PROBLEM DESCRIPTION
The answer must consist of every line below containing "Water".

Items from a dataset

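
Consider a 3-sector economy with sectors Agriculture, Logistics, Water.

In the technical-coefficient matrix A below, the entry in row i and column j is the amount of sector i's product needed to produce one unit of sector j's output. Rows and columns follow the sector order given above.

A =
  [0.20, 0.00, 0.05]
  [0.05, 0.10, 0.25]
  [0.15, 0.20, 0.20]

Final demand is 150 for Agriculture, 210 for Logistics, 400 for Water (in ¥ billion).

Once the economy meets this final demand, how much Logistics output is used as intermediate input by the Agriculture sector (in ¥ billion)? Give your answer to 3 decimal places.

I − A =
  [   0.80     0.00    -0.05]
  [  -0.05     0.90    -0.25]
  [  -0.15    -0.20     0.80]
Cofactors of I−A, C_ij = (−1)^(i+j)·(minor ij) (rows/columns in the sector order above):
  C_11 = (0.90)(0.80) − (-0.25)(-0.20) = 0.6700
  C_12 = −[(-0.05)(0.80) − (-0.25)(-0.15)] = 0.0775
  C_13 = (-0.05)(-0.20) − (0.90)(-0.15) = 0.1450
  C_21 = −[(0.00)(0.80) − (-0.05)(-0.20)] = 0.0100
  C_22 = (0.80)(0.80) − (-0.05)(-0.15) = 0.6325
  C_23 = −[(0.80)(-0.20) − (0.00)(-0.15)] = 0.1600
  C_31 = (0.00)(-0.25) − (-0.05)(0.90) = 0.0450
  C_32 = −[(0.80)(-0.25) − (-0.05)(-0.05)] = 0.2025
  C_33 = (0.80)(0.90) − (0.00)(-0.05) = 0.7200
det(I−A) = Σ_j (I−A)_1j·C_1j = (0.80)(0.6700) + (0.00)(0.0775) + (-0.05)(0.1450) = 0.52875
adj(I−A) = Cᵀ =
  [ 0.6700   0.0100   0.0450]
  [ 0.0775   0.6325   0.2025]
  [ 0.1450   0.1600   0.7200]
(I − A)⁻¹ = adj(I−A) / det(I−A) ≈
  [   1.2671     0.0189     0.0851]
  [   0.1466     1.1962     0.3830]
  [   0.2742     0.3026     1.3617]
First solve x = (I − A)⁻¹ d = adj(I−A)·d / det(I−A); in particular x_A = (0.6700·150 + 0.0100·210 + 0.0450·400) / 0.52875 = 120.60 / 0.52875 ≈ 228.08511.
Intermediate flow from L to A: z_LA = a_LA · x_A = 0.05 × 120.60 / 0.52875 = 6.03 / 0.52875 ≈ 11.404.

z_LA = 11.404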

RESPONSE AREA
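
Consider a 3-sector economy with sectors Agriculture, Logistics, Water.
Final demand is 150 for Agriculture, 210 for Logistics, 400 for Water (in ¥ billion).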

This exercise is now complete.